Listed entries>

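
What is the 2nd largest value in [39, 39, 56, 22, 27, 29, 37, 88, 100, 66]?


Sort descending: [100, 88, 66, 56, 39, 39, 37, 29, 27, 22]
The 2nd element (1-indexed) is at index 1.
Value = 88
Final answer: 88


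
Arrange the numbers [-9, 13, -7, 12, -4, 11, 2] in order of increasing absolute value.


Compute absolute values:
  |-9| = 9
  |13| = 13
  |-7| = 7
  |12| = 12
  |-4| = 4
  |11| = 11
  |2| = 2
Absolute values in increasing order: 2 < 4 < 7 < 9 < 11 < 12 < 13
Listing the original numbers in that order gives the answer.
Final answer: [2, -4, -7, -9, 11, 12, 13]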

What you have to do> Each line must be given again exactly as written above.

Solved exercise>
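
What is the 2nd largest value in [39, 39, 56, 22, 27, 29, 37, 88, 100, 66]?


Sort descending: [100, 88, 66, 56, 39, 39, 37, 29, 27, 22]
The 2nd element (1-indexed) is at index 1.
Value = 88
Final answer: 88


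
Arrange the numbers [-9, 13, -7, 12, -4, 11, 2] in order of increasing absolute value.


Compute absolute values:
  |-9| = 9
  |13| = 13
  |-7| = 7
  |12| = 12
  |-4| = 4
  |11| = 11
  |2| = 2
Absolute values in increasing order: 2 < 4 < 7 < 9 < 11 < 12 < 13
Listing the original numbers in that order gives the answer.
Final answer: [2, -4, -7, -9, 11, 12, 13]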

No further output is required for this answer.